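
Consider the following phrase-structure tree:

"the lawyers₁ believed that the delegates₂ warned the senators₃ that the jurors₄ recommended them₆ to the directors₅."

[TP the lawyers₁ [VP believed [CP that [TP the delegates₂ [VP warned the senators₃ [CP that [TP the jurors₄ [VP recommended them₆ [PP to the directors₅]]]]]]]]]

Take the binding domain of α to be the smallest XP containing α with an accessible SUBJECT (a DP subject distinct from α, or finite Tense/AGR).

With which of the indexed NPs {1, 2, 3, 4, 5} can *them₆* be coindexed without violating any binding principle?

{1, 2, 3}

*them* is a pronoun, so Principle B applies: it must be free in its binding domain.
Binding domain of *them₆*: the embedded TP, whose subject is the jurors₄.
*the lawyers₁* c-commands the pronoun but from outside its binding domain, and is not c-commanded by it → coindexation permitted.
*the delegates₂* c-commands the pronoun but from outside its binding domain, and is not c-commanded by it → coindexation permitted.
*the senators₃* c-commands the pronoun but from outside its binding domain, and is not c-commanded by it → coindexation permitted.
*the jurors₄* c-commands the pronoun within its binding domain → coindexation would violate Principle B.
*the directors₅*: the pronoun c-commands this R-expression → coindexation would violate Principle C on *the directors₅*.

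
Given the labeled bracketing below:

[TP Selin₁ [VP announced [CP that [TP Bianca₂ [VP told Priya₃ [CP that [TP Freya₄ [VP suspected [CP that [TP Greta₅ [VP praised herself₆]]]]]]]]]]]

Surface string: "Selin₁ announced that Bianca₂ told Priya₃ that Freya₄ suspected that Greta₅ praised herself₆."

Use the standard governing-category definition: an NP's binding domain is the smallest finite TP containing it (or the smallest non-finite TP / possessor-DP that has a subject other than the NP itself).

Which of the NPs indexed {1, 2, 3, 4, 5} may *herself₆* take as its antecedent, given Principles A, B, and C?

*herself* is an anaphor, so Principle A applies: it must be bound in its binding domain.
Binding domain of *herself₆*: the embedded TP, whose subject is Greta₅.
*Selin₁* c-commands the anaphor but is outside its binding domain → cannot satisfy Principle A.
*Bianca₂* c-commands the anaphor but is outside its binding domain → cannot satisfy Principle A.
*Priya₃* c-commands the anaphor but is outside its binding domain → cannot satisfy Principle A.
*Freya₄* c-commands the anaphor but is outside its binding domain → cannot satisfy Principle A.
*Greta₅* c-commands the anaphor within its binding domain → licit binder.

{5}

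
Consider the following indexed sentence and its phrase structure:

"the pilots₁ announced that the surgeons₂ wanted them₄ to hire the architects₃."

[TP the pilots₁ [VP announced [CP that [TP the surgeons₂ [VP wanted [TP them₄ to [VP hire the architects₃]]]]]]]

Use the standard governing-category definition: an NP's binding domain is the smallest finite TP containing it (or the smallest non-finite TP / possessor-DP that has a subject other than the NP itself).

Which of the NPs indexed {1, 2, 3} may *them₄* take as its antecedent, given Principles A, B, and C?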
++++
### The task:
The records above must be restated. Preserve every word.

### Problem solution:
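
Consider the following phrase-structure tree:

"the lawyers₁ believed that the delegates₂ warned the senators₃ that the jurors₄ recommended them₆ to the directors₅."

[TP the lawyers₁ [VP believed [CP that [TP the delegates₂ [VP warned the senators₃ [CP that [TP the jurors₄ [VP recommended them₆ [PP to the directors₅]]]]]]]]]

Take the binding domain of α to be the smallest XP containing α with an accessible SUBJECT (a DP subject distinct from α, or finite Tense/AGR).

With which of the indexed NPs {1, 2, 3, 4, 5} can *them₆* be coindexed without violating any binding principle?

{1, 2, 3}

*them* is a pronoun, so Principle B applies: it must be free in its binding domain.
Binding domain of *them₆*: the embedded TP, whose subject is the jurors₄.
*the lawyers₁* c-commands the pronoun but from outside its binding domain, and is not c-commanded by it → coindexation permitted.
*the delegates₂* c-commands the pronoun but from outside its binding domain, and is not c-commanded by it → coindexation permitted.
*the senators₃* c-commands the pronoun but from outside its binding domain, and is not c-commanded by it → coindexation permitted.
*the jurors₄* c-commands the pronoun within its binding domain → coindexation would violate Principle B.
*the directors₅*: the pronoun c-commands this R-expression → coindexation would violate Principle C on *the directors₅*.

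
Given the labeled bracketing below:

[TP Selin₁ [VP announced [CP that [TP Bianca₂ [VP told Priya₃ [CP that [TP Freya₄ [VP suspected [CP that [TP Greta₅ [VP praised herself₆]]]]]]]]]]]

Surface string: "Selin₁ announced that Bianca₂ told Priya₃ that Freya₄ suspected that Greta₅ praised herself₆."

Use the standard governing-category definition: an NP's binding domain is the smallest finite TP containing it (or the smallest non-finite TP / possessor-DP that has a subject other than the NP itself).

Which of the NPs indexed {1, 2, 3, 4, 5} may *herself₆* take as its antecedent, given Principles A, B, and C?

*herself* is an anaphor, so Principle A applies: it must be bound in its binding domain.
Binding domain of *herself₆*: the embedded TP, whose subject is Greta₅.
*Selin₁* c-commands the anaphor but is outside its binding domain → cannot satisfy Principle A.
*Bianca₂* c-commands the anaphor but is outside its binding domain → cannot satisfy Principle A.
*Priya₃* c-commands the anaphor but is outside its binding domain → cannot satisfy Principle A.
*Freya₄* c-commands the anaphor but is outside its binding domain → cannot satisfy Principle A.
*Greta₅* c-commands the anaphor within its binding domain → licit binder.

{5}

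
Consider the following indexed sentence and its phrase structure:

"the pilots₁ announced that the surgeons₂ wanted them₄ to hire the architects₃."

[TP the pilots₁ [VP announced [CP that [TP the surgeons₂ [VP wanted [TP them₄ to [VP hire the architects₃]]]]]]]

Use the standard governing-category definition: an NP's binding domain is the smallest finite TP containing it (or the smallest non-finite TP / possessor-DP that has a subject other than the NP itself).

Which of the NPs indexed {1, 2, 3} may *them₄* take as its antecedent, given Principles A, B, and C?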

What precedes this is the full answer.